**** Information given ****
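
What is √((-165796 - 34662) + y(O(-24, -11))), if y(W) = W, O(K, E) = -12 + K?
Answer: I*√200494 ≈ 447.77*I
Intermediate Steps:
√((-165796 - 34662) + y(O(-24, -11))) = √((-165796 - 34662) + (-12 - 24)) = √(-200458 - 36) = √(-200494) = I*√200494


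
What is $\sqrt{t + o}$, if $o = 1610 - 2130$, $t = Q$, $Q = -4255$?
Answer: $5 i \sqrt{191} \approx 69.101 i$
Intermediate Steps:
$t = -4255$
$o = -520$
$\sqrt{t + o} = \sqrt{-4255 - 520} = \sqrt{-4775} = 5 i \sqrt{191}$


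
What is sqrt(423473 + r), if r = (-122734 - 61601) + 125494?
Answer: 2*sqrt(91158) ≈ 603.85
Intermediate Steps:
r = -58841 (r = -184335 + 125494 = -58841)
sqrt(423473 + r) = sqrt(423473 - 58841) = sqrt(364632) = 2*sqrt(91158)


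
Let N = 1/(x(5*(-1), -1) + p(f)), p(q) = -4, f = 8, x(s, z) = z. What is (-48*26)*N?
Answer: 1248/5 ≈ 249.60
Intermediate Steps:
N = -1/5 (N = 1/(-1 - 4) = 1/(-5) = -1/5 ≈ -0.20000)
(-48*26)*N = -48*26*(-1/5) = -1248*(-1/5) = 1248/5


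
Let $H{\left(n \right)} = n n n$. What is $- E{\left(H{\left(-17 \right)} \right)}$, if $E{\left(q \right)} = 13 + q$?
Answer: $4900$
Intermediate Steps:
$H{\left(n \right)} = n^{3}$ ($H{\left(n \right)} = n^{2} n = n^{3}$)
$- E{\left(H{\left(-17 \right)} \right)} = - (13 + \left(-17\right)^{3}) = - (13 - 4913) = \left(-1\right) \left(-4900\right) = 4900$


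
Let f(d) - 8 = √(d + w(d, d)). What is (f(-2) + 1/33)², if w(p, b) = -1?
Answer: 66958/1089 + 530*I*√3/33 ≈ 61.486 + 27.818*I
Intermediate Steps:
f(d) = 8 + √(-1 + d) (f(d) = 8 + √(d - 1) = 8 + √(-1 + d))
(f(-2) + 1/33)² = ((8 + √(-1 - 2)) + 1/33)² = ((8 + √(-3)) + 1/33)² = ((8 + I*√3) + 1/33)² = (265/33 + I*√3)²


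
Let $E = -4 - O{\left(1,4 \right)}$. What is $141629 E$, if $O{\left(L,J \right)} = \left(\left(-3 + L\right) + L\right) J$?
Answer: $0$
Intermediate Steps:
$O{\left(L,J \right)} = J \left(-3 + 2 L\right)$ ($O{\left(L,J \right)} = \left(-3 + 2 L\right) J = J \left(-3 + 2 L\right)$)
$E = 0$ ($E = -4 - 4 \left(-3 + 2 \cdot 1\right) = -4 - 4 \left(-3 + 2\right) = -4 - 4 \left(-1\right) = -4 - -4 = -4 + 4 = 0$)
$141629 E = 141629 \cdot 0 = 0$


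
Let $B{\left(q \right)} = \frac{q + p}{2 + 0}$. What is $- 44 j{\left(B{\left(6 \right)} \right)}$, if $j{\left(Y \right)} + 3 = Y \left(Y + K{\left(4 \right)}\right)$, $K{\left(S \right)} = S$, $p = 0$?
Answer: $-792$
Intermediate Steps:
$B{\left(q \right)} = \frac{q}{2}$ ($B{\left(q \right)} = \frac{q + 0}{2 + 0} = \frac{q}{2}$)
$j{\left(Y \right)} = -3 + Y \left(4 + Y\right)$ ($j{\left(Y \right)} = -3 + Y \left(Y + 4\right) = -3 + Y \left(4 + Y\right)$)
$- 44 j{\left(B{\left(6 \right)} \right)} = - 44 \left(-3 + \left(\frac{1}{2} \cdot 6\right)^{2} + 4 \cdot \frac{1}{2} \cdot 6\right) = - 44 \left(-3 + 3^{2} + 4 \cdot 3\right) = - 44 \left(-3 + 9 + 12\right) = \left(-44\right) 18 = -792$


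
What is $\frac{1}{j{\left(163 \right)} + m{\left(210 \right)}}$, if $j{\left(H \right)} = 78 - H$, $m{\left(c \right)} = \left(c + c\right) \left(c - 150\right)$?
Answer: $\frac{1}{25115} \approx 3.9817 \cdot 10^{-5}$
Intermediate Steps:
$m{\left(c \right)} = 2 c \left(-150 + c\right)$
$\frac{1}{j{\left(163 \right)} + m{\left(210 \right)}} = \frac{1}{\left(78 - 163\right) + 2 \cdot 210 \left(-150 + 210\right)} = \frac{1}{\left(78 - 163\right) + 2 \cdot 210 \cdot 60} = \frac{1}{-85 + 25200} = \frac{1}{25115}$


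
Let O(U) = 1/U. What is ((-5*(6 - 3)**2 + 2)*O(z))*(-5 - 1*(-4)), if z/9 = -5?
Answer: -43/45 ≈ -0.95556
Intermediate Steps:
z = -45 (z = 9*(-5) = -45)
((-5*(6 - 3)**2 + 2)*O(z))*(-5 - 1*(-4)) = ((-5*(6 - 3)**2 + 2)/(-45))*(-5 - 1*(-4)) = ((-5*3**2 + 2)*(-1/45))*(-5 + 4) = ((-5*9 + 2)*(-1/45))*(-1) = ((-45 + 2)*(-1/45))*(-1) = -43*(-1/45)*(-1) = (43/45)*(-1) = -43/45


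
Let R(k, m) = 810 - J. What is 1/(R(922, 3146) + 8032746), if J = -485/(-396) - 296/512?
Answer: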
****
**Exercise**
Reproduce every line above containing "Answer".

**Completed task**
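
Answer: I*√200494 ≈ 447.77*I
Answer: $5 i \sqrt{191} \approx 69.101 i$
Answer: 2*sqrt(91158) ≈ 603.85
Answer: 1248/5 ≈ 249.60
Answer: $4900$
Answer: 66958/1089 + 530*I*√3/33 ≈ 61.486 + 27.818*I
Answer: $0$
Answer: $-792$
Answer: $\frac{1}{25115} \approx 3.9817 \cdot 10^{-5}$
Answer: -43/45 ≈ -0.95556
Answer: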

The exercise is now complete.